_TASK REQUIREMENTS_. Would you please return the line containing "V_1 = (-0.83, -3.14)" and all the lines after it through the end of the records below, unchanged and on their own?

Dataset entries
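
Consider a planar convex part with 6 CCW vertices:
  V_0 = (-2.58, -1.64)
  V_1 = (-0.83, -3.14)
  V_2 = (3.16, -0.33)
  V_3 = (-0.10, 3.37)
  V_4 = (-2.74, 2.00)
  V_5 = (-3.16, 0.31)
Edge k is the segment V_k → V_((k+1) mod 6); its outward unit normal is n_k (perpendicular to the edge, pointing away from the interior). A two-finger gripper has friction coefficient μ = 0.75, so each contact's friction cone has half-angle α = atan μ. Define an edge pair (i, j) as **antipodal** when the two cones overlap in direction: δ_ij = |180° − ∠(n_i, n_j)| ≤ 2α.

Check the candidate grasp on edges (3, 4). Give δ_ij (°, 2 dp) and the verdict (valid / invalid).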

_RESPONSE BELOW_.
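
  V_1 = (-0.83, -3.14)
  V_2 = (3.16, -0.33)
  V_3 = (-0.10, 3.37)
  V_4 = (-2.74, 2.00)
  V_5 = (-3.16, 0.31)
Edge k is the segment V_k → V_((k+1) mod 6); its outward unit normal is n_k (perpendicular to the edge, pointing away from the interior). A two-finger gripper has friction coefficient μ = 0.75, so each contact's friction cone has half-angle α = atan μ. Define an edge pair (i, j) as **antipodal** when the two cones overlap in direction: δ_ij = |180° − ∠(n_i, n_j)| ≤ 2α.

Check the candidate grasp on edges (3, 4). Give δ_ij (°, 2 dp) and the verdict (valid / invalid).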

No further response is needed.